[Collected data entries]
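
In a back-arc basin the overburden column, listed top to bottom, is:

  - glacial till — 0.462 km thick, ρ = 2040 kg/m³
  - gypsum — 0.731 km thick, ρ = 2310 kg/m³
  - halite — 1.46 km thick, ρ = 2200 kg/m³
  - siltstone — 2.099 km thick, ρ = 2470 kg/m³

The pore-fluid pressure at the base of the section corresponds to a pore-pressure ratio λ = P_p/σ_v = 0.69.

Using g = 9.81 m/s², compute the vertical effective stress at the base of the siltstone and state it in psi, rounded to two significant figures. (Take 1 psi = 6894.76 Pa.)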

Task directions:
For each line in the entries that contains the string "base", make a copy.

Output:
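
The pore-fluid pressure at the base of the section corresponds to a pore-pressure ratio λ = P_p/σ_v = 0.69.
Using g = 9.81 m/s², compute the vertical effective stress at the base of the siltstone and state it in psi, rounded to two significant figures. (Take 1 psi = 6894.76 Pa.)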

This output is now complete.